== THE TASK ==
Within the data that follows, set down exactly the lines from the one containing "Shares are allocated in proportion to each tenant's" through the one containing "1,430 | $117,000 |", both ends included.

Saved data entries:
□ □ □ □

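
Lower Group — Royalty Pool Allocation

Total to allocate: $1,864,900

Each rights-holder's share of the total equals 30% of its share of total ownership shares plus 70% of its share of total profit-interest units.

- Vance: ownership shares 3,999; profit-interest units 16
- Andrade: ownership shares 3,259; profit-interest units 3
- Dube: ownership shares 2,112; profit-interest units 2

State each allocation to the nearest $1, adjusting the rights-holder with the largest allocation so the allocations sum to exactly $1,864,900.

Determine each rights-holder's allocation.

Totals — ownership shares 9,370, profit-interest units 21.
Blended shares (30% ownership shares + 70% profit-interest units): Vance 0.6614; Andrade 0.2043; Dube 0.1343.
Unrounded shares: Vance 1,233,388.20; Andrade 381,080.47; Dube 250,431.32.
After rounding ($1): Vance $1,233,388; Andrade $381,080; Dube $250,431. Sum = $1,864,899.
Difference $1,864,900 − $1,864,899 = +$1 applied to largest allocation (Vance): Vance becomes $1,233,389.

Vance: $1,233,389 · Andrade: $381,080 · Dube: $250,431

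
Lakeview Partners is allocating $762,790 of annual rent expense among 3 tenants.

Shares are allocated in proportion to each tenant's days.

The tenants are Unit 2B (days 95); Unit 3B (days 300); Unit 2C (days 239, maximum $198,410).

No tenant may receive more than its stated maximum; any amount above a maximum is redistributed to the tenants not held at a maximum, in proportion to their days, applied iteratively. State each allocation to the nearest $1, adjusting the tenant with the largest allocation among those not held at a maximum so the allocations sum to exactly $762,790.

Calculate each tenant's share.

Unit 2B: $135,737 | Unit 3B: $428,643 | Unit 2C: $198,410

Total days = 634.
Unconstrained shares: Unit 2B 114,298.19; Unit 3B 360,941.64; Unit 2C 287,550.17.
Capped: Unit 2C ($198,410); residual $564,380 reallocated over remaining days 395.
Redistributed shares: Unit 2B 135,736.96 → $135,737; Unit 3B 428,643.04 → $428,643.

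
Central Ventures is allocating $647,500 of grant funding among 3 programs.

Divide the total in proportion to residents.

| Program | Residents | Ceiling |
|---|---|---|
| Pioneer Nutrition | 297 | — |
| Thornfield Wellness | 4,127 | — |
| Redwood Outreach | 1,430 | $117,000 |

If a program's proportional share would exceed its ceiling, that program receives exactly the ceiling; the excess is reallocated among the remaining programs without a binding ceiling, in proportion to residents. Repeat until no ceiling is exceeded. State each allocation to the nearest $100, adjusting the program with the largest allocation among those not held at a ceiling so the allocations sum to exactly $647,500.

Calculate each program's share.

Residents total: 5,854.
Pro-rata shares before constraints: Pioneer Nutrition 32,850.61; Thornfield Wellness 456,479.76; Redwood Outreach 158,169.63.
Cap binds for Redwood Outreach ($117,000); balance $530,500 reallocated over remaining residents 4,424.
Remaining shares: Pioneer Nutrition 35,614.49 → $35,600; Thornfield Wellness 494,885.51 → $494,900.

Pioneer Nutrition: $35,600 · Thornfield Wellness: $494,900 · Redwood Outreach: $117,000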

□ □ □ □

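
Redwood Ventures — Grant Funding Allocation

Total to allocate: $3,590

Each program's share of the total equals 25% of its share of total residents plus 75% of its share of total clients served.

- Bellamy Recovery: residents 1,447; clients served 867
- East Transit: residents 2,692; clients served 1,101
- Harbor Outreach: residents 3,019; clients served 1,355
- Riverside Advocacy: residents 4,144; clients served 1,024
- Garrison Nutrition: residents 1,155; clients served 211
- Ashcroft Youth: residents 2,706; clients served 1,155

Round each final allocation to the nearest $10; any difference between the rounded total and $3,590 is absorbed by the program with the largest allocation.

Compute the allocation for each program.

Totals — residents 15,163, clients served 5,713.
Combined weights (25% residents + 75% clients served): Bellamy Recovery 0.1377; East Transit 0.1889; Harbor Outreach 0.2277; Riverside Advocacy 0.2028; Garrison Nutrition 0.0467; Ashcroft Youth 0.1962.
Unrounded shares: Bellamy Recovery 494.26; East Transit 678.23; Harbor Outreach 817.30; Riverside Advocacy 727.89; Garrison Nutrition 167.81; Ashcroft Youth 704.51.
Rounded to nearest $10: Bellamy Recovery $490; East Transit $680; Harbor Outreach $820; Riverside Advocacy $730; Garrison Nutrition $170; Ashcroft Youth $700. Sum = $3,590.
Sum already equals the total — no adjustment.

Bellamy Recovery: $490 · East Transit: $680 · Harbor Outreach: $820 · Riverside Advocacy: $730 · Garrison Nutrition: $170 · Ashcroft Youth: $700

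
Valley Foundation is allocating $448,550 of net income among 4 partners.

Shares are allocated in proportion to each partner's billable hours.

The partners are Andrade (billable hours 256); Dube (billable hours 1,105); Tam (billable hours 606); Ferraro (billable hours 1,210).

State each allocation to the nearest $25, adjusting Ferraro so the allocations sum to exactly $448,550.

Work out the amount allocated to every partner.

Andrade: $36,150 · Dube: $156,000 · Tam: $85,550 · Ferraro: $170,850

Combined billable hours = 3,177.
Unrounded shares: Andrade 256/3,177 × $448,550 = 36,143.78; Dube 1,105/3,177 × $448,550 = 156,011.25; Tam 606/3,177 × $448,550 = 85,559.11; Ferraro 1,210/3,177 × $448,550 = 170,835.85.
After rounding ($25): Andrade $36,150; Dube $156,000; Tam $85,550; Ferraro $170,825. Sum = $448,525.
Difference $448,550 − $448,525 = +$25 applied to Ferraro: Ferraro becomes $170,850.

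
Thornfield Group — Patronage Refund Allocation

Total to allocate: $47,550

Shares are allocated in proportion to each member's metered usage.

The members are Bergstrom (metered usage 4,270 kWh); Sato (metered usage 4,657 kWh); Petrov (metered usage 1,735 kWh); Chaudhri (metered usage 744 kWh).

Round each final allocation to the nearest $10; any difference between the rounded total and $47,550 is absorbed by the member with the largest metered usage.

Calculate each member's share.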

□ □ □ □

== RESPONSE TO THE TASK ==
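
Shares are allocated in proportion to each tenant's days.

The tenants are Unit 2B (days 95); Unit 3B (days 300); Unit 2C (days 239, maximum $198,410).

No tenant may receive more than its stated maximum; any amount above a maximum is redistributed to the tenants not held at a maximum, in proportion to their days, applied iteratively. State each allocation to the nearest $1, adjusting the tenant with the largest allocation among those not held at a maximum so the allocations sum to exactly $762,790.

Calculate each tenant's share.

Unit 2B: $135,737 | Unit 3B: $428,643 | Unit 2C: $198,410

Total days = 634.
Unconstrained shares: Unit 2B 114,298.19; Unit 3B 360,941.64; Unit 2C 287,550.17.
Capped: Unit 2C ($198,410); residual $564,380 reallocated over remaining days 395.
Redistributed shares: Unit 2B 135,736.96 → $135,737; Unit 3B 428,643.04 → $428,643.

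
Central Ventures is allocating $647,500 of grant funding among 3 programs.

Divide the total in proportion to residents.

| Program | Residents | Ceiling |
|---|---|---|
| Pioneer Nutrition | 297 | — |
| Thornfield Wellness | 4,127 | — |
| Redwood Outreach | 1,430 | $117,000 |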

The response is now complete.